*What the task requires*
Only some lines are wanted. Transcribe, exactly, the lines below from the line with "A lead vocal" up to and including the line with "Stage 3 is configured".

Dataset entries:
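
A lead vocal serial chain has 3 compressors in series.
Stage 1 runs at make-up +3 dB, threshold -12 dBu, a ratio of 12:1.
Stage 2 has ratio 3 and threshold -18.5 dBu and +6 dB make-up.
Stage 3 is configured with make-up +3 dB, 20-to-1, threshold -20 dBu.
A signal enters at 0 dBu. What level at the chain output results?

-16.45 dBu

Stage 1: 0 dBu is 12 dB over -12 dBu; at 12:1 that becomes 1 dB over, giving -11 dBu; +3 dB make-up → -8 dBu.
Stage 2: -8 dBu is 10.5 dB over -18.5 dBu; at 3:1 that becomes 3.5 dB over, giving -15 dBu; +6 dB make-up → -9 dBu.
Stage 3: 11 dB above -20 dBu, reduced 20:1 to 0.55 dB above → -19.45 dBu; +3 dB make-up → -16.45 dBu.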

...

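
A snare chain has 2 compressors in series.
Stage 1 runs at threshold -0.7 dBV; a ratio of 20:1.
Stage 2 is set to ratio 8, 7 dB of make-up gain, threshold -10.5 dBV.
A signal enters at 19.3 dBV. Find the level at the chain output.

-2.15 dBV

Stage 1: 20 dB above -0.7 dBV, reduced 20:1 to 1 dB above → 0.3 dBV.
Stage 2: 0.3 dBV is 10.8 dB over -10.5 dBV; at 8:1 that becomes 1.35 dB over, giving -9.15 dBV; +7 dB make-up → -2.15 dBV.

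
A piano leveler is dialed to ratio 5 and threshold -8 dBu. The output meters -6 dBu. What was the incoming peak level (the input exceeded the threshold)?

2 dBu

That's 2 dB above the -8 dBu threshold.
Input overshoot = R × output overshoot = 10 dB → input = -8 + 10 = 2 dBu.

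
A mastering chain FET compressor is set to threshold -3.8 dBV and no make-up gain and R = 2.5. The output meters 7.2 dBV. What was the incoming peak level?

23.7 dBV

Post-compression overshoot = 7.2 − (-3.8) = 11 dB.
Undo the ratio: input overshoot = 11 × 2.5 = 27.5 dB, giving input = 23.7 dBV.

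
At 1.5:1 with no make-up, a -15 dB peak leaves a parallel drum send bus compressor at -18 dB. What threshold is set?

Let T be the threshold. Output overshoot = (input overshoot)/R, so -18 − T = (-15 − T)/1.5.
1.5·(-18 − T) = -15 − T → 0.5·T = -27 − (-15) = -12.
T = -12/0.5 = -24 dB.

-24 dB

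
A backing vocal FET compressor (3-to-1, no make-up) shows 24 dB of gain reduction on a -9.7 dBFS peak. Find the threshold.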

*Written solution*
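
A lead vocal serial chain has 3 compressors in series.
Stage 1 runs at make-up +3 dB, threshold -12 dBu, a ratio of 12:1.
Stage 2 has ratio 3 and threshold -18.5 dBu and +6 dB make-up.
Stage 3 is configured with make-up +3 dB, 20-to-1, threshold -20 dBu.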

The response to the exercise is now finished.